### STORED DATA:
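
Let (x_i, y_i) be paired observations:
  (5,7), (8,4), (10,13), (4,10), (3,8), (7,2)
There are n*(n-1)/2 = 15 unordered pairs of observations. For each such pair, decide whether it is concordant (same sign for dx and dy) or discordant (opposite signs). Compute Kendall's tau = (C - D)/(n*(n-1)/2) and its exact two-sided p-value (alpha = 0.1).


Step 1: Enumerate the 15 unordered pairs (i,j) with i<j and classify each by sign(x_j-x_i) * sign(y_j-y_i).
  (1,2):dx=+3,dy=-3->D; (1,3):dx=+5,dy=+6->C; (1,4):dx=-1,dy=+3->D; (1,5):dx=-2,dy=+1->D
  (1,6):dx=+2,dy=-5->D; (2,3):dx=+2,dy=+9->C; (2,4):dx=-4,dy=+6->D; (2,5):dx=-5,dy=+4->D
  (2,6):dx=-1,dy=-2->C; (3,4):dx=-6,dy=-3->C; (3,5):dx=-7,dy=-5->C; (3,6):dx=-3,dy=-11->C
  (4,5):dx=-1,dy=-2->C; (4,6):dx=+3,dy=-8->D; (5,6):dx=+4,dy=-6->D
Step 2: C = 7, D = 8, total pairs = 15.
Step 3: tau = (C - D)/(n(n-1)/2) = (7 - 8)/15 = -0.066667.
Step 4: Exact two-sided p-value (enumerate n! = 720 permutations of y under H0): p = 1.000000.
Step 5: alpha = 0.1. fail to reject H0.

tau_b = -0.0667 (C=7, D=8), p = 1.000000, fail to reject H0.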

### HOW TO COMPLETE THIS TASK:
Reproduce the entire listing word for word.

### EXERCISE SOLUTION:
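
Let (x_i, y_i) be paired observations:
  (5,7), (8,4), (10,13), (4,10), (3,8), (7,2)
There are n*(n-1)/2 = 15 unordered pairs of observations. For each such pair, decide whether it is concordant (same sign for dx and dy) or discordant (opposite signs). Compute Kendall's tau = (C - D)/(n*(n-1)/2) and its exact two-sided p-value (alpha = 0.1).


Step 1: Enumerate the 15 unordered pairs (i,j) with i<j and classify each by sign(x_j-x_i) * sign(y_j-y_i).
  (1,2):dx=+3,dy=-3->D; (1,3):dx=+5,dy=+6->C; (1,4):dx=-1,dy=+3->D; (1,5):dx=-2,dy=+1->D
  (1,6):dx=+2,dy=-5->D; (2,3):dx=+2,dy=+9->C; (2,4):dx=-4,dy=+6->D; (2,5):dx=-5,dy=+4->D
  (2,6):dx=-1,dy=-2->C; (3,4):dx=-6,dy=-3->C; (3,5):dx=-7,dy=-5->C; (3,6):dx=-3,dy=-11->C
  (4,5):dx=-1,dy=-2->C; (4,6):dx=+3,dy=-8->D; (5,6):dx=+4,dy=-6->D
Step 2: C = 7, D = 8, total pairs = 15.
Step 3: tau = (C - D)/(n(n-1)/2) = (7 - 8)/15 = -0.066667.
Step 4: Exact two-sided p-value (enumerate n! = 720 permutations of y under H0): p = 1.000000.
Step 5: alpha = 0.1. fail to reject H0.

tau_b = -0.0667 (C=7, D=8), p = 1.000000, fail to reject H0.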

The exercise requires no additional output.